■ **EXERCISE BRIEF**
Give the lines again exactly as they appear, beginning at the one with "An experiment produces" and ending at the last line of the records.

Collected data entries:
● ● ● ●
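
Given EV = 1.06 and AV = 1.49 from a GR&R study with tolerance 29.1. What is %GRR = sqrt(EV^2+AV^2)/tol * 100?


GRR = sqrt(EV^2 + AV^2) = sqrt(1.06^2 + 1.49^2) = 1.8285787
%GRR = GRR / tol * 100 = 1.8285787 / 29.1 * 100
%GRR = 6.2838

6.2838


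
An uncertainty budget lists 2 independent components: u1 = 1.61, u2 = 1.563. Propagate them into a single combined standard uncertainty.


uc = sqrt(1.61^2 + 1.563^2)
uc = sqrt(5.035069)
uc = 2.2439

2.2439


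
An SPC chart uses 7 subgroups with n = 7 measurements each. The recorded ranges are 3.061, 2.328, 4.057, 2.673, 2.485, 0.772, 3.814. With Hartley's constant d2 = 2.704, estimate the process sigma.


R_bar = (3.061 + 2.328 + 4.057 + 2.673 + 2.485 + 0.772 + 3.814) / 7
R_bar = 19.19 / 7 = 2.7414286
sigma_hat = R_bar / d2 = 2.7414286 / 2.704 = 1.0138

1.0138


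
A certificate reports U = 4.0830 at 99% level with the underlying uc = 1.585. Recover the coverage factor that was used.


k = U / uc
k = 4.0830 / 1.585
k = 2.576

2.576


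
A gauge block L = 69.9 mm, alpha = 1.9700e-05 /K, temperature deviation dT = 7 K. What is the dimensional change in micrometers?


dL = L * alpha * dT
= 69.9 * 1.9700e-05 * 7
= 0.0096392 mm
dL_um = 0.0096392 * 1000 = 9.6392 um

9.6392


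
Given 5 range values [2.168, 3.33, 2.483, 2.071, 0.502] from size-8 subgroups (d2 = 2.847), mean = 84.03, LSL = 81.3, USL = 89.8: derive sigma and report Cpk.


R_bar = (2.168 + 3.33 + 2.483 + 2.071 + 0.502) / 5 = 2.1108
sigma = R_bar / d2 = 2.1108 / 2.847 = 0.74141201
Cp = (USL - LSL)/(6*sigma) = (89.8 - 81.3)/(6*0.74141201) = 1.9108
Cpu = (89.8 - 84.03)/(3*0.74141201) = 2.5941
Cpl = (84.03 - 81.3)/(3*0.74141201) = 1.2274
Cpk = min(Cpu, Cpl) = 1.2274

1.2274


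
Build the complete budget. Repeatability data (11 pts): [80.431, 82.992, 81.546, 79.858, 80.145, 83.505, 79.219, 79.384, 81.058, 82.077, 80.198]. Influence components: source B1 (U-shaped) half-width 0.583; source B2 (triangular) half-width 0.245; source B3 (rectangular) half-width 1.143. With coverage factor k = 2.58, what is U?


mean = (80.431 + 82.992 + 81.546 + 79.858 + 80.145 + 83.505 + 79.219 + 79.384 + 81.058 + 82.077 + 80.198) / 11 = 80.94663636
s = sqrt(sum((x - mean)^2)/(n-1)) = 1.4303407
u_A = s / sqrt(n) = 1.4303407 / sqrt(11) = 0.43126395
u_B1 = 0.583 / sqrt(2) = 0.41224325
u_B2 = 0.245 / sqrt(6) = 0.10002083
u_B3 = 1.143 / sqrt(3) = 0.65991136
uc = sqrt(0.43126395^2 + 0.41224325^2 + 0.10002083^2 + 0.65991136^2) = 0.89522079
U = k * uc = 2.58 * 0.89522079
U = 2.3097

2.3097


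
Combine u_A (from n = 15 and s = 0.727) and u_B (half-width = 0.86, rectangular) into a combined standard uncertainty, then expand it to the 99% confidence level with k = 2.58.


u_A = s / sqrt(n) = 0.727 / sqrt(15) = 0.18771059
u_B = half_width / sqrt(3) = 0.86 / sqrt(3) = 0.49652123
uc = sqrt(u_A^2 + u_B^2) = sqrt(0.18771059^2 + 0.49652123^2) = 0.5308188
U = k * uc = 2.58 * 0.5308188
U = 1.3695

1.3695


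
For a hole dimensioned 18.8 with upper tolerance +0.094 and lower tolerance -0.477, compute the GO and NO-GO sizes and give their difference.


GO = nominal - lower_tol (smallest hole = maximum material condition)
GO = 18.8 - 0.477 = 18.323
NO-GO = nominal + upper_tol (largest hole = least material condition)
NO-GO = 18.8 + 0.094 = 18.894
spread = NO-GO - GO = 18.894 - 18.323 = 0.5710

0.5710


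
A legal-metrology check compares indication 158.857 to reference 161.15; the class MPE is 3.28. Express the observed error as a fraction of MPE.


e = indication - reference = 158.857 - 161.15 = -2.2930
|e| = 2.2930
ratio = |e| / MPE = 2.2930 / 3.28
ratio = 0.6991

0.6991


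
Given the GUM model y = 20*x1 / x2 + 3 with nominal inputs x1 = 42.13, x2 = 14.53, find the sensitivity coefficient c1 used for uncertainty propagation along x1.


y = 20*x1 / x2 + 3
dy/dx1 = 20/x2
Evaluate at x2 = 14.53: c1 = 20 / 14.53
c1 = 1.3765

1.3765


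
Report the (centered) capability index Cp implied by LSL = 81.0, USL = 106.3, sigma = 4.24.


Cp = (USL - LSL) / (6 * sigma)
= (106.3 - 81.0) / (6 * 4.24)
= 25.3000 / 25.4400
= 0.9945

0.9945


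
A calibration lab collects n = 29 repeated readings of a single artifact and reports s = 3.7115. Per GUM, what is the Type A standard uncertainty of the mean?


u_A = s / sqrt(n)
u_A = 3.7115 / sqrt(29)
u_A = 3.7115 / 5.3851648
u_A = 0.6892

0.6892


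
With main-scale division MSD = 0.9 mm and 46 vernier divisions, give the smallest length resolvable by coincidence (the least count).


LC = MSD / n_div
= 0.9 / 46
= 0.0196

0.0196


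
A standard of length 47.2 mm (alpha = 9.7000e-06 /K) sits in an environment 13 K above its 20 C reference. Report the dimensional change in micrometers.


dL = L * alpha * dT
= 47.2 * 9.7000e-06 * 13
= 0.0059519 mm
dL_um = 0.0059519 * 1000 = 5.9519 um

5.9519


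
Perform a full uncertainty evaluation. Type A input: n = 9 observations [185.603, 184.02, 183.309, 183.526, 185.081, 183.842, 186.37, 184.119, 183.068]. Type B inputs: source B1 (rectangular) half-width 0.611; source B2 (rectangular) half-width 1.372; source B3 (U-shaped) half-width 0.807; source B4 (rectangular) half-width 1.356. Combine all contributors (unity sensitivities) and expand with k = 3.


mean = (185.603 + 184.02 + 183.309 + 183.526 + 185.081 + 183.842 + 186.37 + 184.119 + 183.068) / 9 = 184.3264444
s = sqrt(sum((x - mean)^2)/(n-1)) = 1.1183851
u_A = s / sqrt(n) = 1.1183851 / sqrt(9) = 0.37279503
u_B1 = 0.611 / sqrt(3) = 0.35276101
u_B2 = 1.372 / sqrt(3) = 0.79212457
u_B3 = 0.807 / sqrt(2) = 0.57063517
u_B4 = 1.356 / sqrt(3) = 0.78288697
uc = sqrt(0.37279503^2 + 0.35276101^2 + 0.79212457^2 + 0.57063517^2 + 0.78288697^2) = 1.3525584
U = k * uc = 3 * 1.3525584
U = 4.0577

4.0577


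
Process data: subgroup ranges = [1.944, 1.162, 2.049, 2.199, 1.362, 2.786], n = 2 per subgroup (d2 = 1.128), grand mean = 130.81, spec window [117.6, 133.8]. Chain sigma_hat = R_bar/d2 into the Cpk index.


R_bar = (1.944 + 1.162 + 2.049 + 2.199 + 1.362 + 2.786) / 6 = 1.917
sigma = R_bar / d2 = 1.917 / 1.128 = 1.6994681
Cp = (USL - LSL)/(6*sigma) = (133.8 - 117.6)/(6*1.6994681) = 1.5887
Cpu = (133.8 - 130.81)/(3*1.6994681) = 0.5865
Cpl = (130.81 - 117.6)/(3*1.6994681) = 2.5910
Cpk = min(Cpu, Cpl) = 0.5865

0.5865


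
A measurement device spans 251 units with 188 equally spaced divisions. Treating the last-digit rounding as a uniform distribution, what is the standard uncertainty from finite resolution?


resolution = range / divisions
resolution = 251 / 188 = 1.3351064
u_res = resolution / (2*sqrt(3))
u_res = 1.3351064 / 3.4641016
u_res = 0.3854

0.3854


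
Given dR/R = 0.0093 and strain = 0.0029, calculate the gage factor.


GF = (dR/R) / epsilon
= 0.0093 / 0.0029
= 3.2069

3.2069


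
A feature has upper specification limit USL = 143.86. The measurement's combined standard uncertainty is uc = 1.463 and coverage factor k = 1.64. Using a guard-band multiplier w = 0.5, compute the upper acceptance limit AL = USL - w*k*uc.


U = k * uc = 1.64 * 1.463 = 2.39932
guard band g = w * U = 0.5 * 2.39932 = 1.19966
AL = USL - g = 143.86 - 1.19966
AL = 142.6603

142.6603


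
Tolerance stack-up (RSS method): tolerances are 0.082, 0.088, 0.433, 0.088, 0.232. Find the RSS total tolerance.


RSS = sqrt(0.082^2 + 0.088^2 + 0.433^2 + 0.088^2 + 0.232^2)
= sqrt(0.263525)
= 0.5133

0.5133


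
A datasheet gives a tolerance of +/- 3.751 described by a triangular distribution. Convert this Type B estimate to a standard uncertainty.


u_B = half_width / sqrt(6)
u_B = 3.751 / 2.4494897
u_B = 1.5313

1.5313


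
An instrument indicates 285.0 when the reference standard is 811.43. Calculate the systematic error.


Systematic error = measured - true
= 285.0 - 811.43
= -526.4300

-526.4300


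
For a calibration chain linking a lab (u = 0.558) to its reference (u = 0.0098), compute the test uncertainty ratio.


TUR = u_lab / u_ref
= 0.558 / 0.0098
= 56.9388

56.9388


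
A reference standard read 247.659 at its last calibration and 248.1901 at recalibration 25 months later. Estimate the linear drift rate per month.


rate = (v2 - v1) / months
= (248.1901 - 247.659) / 25
= 0.5311 / 25
= 0.0212

0.0212


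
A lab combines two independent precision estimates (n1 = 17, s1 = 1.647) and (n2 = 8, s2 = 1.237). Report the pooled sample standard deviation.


s_p = sqrt(((n1-1)*s1^2 + (n2-1)*s2^2) / (n1+n2-2))
numerator = (17-1)*1.647^2 + (8-1)*1.237^2 = 43.401744 + 10.711183 = 54.112927
denominator = 17 + 8 - 2 = 23
s_p^2 = 54.112927 / 23 = 2.352736
s_p = sqrt(2.352736) = 1.5339

1.5339


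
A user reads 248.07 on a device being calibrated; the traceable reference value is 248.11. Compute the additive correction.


Correction = standard - reading
= 248.11 - 248.07
= 0.0400

0.0400


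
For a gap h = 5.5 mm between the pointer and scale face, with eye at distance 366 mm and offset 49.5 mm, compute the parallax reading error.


error = h * offset / d
= 5.5 * 49.5 / 366
= 0.7439

0.7439


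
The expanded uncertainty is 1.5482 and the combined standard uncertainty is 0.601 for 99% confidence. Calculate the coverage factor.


k = U / uc
k = 1.5482 / 0.601
k = 2.576

2.576


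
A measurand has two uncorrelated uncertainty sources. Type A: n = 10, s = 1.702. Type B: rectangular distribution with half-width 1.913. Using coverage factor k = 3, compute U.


u_A = s / sqrt(n) = 1.702 / sqrt(10) = 0.53821966
u_B = half_width / sqrt(3) = 1.913 / sqrt(3) = 1.1044711
uc = sqrt(u_A^2 + u_B^2) = sqrt(0.53821966^2 + 1.1044711^2) = 1.2286321
U = k * uc = 3 * 1.2286321
U = 3.6859

3.6859


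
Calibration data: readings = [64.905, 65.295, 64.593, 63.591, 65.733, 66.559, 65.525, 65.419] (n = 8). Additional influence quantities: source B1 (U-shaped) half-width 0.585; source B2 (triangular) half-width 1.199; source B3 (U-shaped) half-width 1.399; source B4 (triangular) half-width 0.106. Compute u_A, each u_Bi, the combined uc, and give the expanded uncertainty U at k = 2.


mean = (64.905 + 65.295 + 64.593 + 63.591 + 65.733 + 66.559 + 65.525 + 65.419) / 8 = 65.2025
s = sqrt(sum((x - mean)^2)/(n-1)) = 0.87324403
u_A = s / sqrt(n) = 0.87324403 / sqrt(8) = 0.30873839
u_B1 = 0.585 / sqrt(2) = 0.41365747
u_B2 = 1.199 / sqrt(6) = 0.4894897
u_B3 = 1.399 / sqrt(2) = 0.98924239
u_B4 = 0.106 / sqrt(6) = 0.043274319
uc = sqrt(0.30873839^2 + 0.41365747^2 + 0.4894897^2 + 0.98924239^2 + 0.043274319^2) = 1.2192232
U = k * uc = 2 * 1.2192232
U = 2.4384

2.4384


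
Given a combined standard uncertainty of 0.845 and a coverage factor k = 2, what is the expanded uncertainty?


U = k * uc
U = 2 * 0.845
U = 1.6900

1.6900


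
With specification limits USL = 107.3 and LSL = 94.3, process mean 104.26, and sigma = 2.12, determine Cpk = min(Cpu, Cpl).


Cpu = (USL - mean) / (3*sigma) = (107.3 - 104.26) / (3*2.12) = 0.4780
Cpl = (mean - LSL) / (3*sigma) = (104.26 - 94.3) / (3*2.12) = 1.5660
Cpk = min(Cpu, Cpl) = 0.4780

0.4780


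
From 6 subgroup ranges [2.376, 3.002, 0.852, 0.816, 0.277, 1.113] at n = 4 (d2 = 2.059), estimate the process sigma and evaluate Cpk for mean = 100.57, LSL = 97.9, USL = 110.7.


R_bar = (2.376 + 3.002 + 0.852 + 0.816 + 0.277 + 1.113) / 6 = 1.406
sigma = R_bar / d2 = 1.406 / 2.059 = 0.68285576
Cp = (USL - LSL)/(6*sigma) = (110.7 - 97.9)/(6*0.68285576) = 3.1241
Cpu = (110.7 - 100.57)/(3*0.68285576) = 4.9449
Cpl = (100.57 - 97.9)/(3*0.68285576) = 1.3033
Cpk = min(Cpu, Cpl) = 1.3033

1.3033


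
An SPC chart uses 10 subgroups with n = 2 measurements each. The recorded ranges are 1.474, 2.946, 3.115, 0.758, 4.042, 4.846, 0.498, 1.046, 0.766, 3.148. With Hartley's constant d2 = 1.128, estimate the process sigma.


R_bar = (1.474 + 2.946 + 3.115 + 0.758 + 4.042 + 4.846 + 0.498 + 1.046 + 0.766 + 3.148) / 10
R_bar = 22.639 / 10 = 2.2639
sigma_hat = R_bar / d2 = 2.2639 / 1.128 = 2.0070

2.0070


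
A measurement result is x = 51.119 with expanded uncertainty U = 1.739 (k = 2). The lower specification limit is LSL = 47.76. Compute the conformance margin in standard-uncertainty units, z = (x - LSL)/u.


u = U / k = 1.739 / 2 = 0.8695
margin = |LSL - x| = |47.76 - 51.119| = 3.359
z = margin / u = 3.359 / 0.8695
z = 3.8631

3.8631


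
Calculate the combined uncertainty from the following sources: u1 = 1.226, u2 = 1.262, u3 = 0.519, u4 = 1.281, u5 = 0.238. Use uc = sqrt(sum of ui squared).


uc = sqrt(1.226^2 + 1.262^2 + 0.519^2 + 1.281^2 + 0.238^2)
uc = sqrt(5.062686)
uc = 2.2500

2.2500


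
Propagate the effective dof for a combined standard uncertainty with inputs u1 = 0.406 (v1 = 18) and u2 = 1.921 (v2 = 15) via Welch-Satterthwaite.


uc = sqrt(u1^2 + u2^2) = sqrt(0.406^2 + 1.921^2) = 1.963435
v_eff = uc^4 / (u1^4/v1 + u2^4/v2)
= 1.963435^4 / (0.406^4/18 + 1.921^4/15)
= 14.861619 / 0.90936807
v_eff = 16.3428

16.3428


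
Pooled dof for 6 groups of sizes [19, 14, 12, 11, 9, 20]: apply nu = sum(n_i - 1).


nu = sum_i (n_i - 1)
nu = ((19 - 1) + (14 - 1) + (12 - 1) + (11 - 1) + (9 - 1) + (20 - 1))
nu = 18 + 13 + 11 + 10 + 8 + 19
nu = 79

79


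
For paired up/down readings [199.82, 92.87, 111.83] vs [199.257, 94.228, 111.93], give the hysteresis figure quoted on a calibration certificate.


|199.82 - 199.257| = 0.5630
|92.87 - 94.228| = 1.3580
|111.83 - 111.93| = 0.1000
hysteresis = max(diffs) = 1.3580

1.3580


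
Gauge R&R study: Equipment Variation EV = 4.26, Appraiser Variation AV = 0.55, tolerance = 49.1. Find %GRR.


GRR = sqrt(EV^2 + AV^2) = sqrt(4.26^2 + 0.55^2) = 4.295358
%GRR = GRR / tol * 100 = 4.295358 / 49.1 * 100
%GRR = 8.7482

8.7482


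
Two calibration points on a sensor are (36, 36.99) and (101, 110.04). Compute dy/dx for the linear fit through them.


slope = (y2 - y1) / (x2 - x1)
= (110.04 - 36.99) / (101 - 36)
= 73.0500 / 65
= 1.1238

1.1238


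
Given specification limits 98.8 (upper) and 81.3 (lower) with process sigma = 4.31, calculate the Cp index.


Cp = (USL - LSL) / (6 * sigma)
= (98.8 - 81.3) / (6 * 4.31)
= 17.5000 / 25.8600
= 0.6767

0.6767


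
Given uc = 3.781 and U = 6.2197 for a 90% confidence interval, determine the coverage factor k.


k = U / uc
k = 6.2197 / 3.781
k = 1.645

1.645


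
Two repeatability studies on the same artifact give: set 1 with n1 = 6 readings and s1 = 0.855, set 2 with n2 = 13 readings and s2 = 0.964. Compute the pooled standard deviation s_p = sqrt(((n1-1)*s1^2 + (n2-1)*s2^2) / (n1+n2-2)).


s_p = sqrt(((n1-1)*s1^2 + (n2-1)*s2^2) / (n1+n2-2))
numerator = (6-1)*0.855^2 + (13-1)*0.964^2 = 3.655125 + 11.151552 = 14.806677
denominator = 6 + 13 - 2 = 17
s_p^2 = 14.806677 / 17 = 0.870981
s_p = sqrt(0.870981) = 0.9333

0.9333


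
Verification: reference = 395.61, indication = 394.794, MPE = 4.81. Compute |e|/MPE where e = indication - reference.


e = indication - reference = 394.794 - 395.61 = -0.8160
|e| = 0.8160
ratio = |e| / MPE = 0.8160 / 4.81
ratio = 0.1696

0.1696


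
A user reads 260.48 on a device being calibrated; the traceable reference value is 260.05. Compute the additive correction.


Correction = standard - reading
= 260.05 - 260.48
= -0.4300

-0.4300


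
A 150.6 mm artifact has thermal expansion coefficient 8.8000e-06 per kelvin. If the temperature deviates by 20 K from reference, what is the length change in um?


dL = L * alpha * dT
= 150.6 * 8.8000e-06 * 20
= 0.0265056 mm
dL_um = 0.0265056 * 1000 = 26.5056 um

26.5056


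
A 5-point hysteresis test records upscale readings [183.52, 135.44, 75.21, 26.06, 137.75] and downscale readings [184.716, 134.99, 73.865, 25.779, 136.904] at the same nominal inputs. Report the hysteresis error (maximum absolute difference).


|183.52 - 184.716| = 1.1960
|135.44 - 134.99| = 0.4500
|75.21 - 73.865| = 1.3450
|26.06 - 25.779| = 0.2810
|137.75 - 136.904| = 0.8460
hysteresis = max(diffs) = 1.3450

1.3450


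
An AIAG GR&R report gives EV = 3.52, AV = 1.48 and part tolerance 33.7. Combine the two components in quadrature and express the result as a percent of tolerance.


GRR = sqrt(EV^2 + AV^2) = sqrt(3.52^2 + 1.48^2) = 3.8184814
%GRR = GRR / tol * 100 = 3.8184814 / 33.7 * 100
%GRR = 11.3308

11.3308


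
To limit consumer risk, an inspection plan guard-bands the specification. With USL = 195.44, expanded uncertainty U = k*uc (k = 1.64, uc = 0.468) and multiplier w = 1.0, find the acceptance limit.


U = k * uc = 1.64 * 0.468 = 0.76752
guard band g = w * U = 1.0 * 0.76752 = 0.76752
AL = USL - g = 195.44 - 0.76752
AL = 194.6725

194.6725


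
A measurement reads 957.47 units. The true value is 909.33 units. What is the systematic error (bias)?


Systematic error = measured - true
= 957.47 - 909.33
= 48.1400

48.1400


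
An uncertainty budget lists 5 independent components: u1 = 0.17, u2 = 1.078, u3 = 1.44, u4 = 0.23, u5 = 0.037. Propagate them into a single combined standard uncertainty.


uc = sqrt(0.17^2 + 1.078^2 + 1.44^2 + 0.23^2 + 0.037^2)
uc = sqrt(3.318853)
uc = 1.8218

1.8218


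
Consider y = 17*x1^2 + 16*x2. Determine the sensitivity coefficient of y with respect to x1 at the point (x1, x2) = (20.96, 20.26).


y = 17*x1^2 + 16*x2
dy/dx1 = 2*17*x1
Evaluate at x1 = 20.96: c1 = 34 * 20.96
c1 = 712.6400

712.6400


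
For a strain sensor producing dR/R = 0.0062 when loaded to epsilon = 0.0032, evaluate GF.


GF = (dR/R) / epsilon
= 0.0062 / 0.0032
= 1.9375

1.9375


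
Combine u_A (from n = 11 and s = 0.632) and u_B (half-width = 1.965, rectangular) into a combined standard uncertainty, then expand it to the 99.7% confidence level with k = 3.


u_A = s / sqrt(n) = 0.632 / sqrt(11) = 0.19055517
u_B = half_width / sqrt(3) = 1.965 / sqrt(3) = 1.1344933
uc = sqrt(u_A^2 + u_B^2) = sqrt(0.19055517^2 + 1.1344933^2) = 1.1503853
U = k * uc = 3 * 1.1503853
U = 3.4512

3.4512


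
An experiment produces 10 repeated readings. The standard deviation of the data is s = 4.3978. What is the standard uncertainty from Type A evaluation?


u_A = s / sqrt(n)
u_A = 4.3978 / sqrt(10)
u_A = 4.3978 / 3.1622777
u_A = 1.3907

1.3907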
● ● ● ●
■ **SOLUTION TO THE PROBLEM**
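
An experiment produces 10 repeated readings. The standard deviation of the data is s = 4.3978. What is the standard uncertainty from Type A evaluation?


u_A = s / sqrt(n)
u_A = 4.3978 / sqrt(10)
u_A = 4.3978 / 3.1622777
u_A = 1.3907

1.3907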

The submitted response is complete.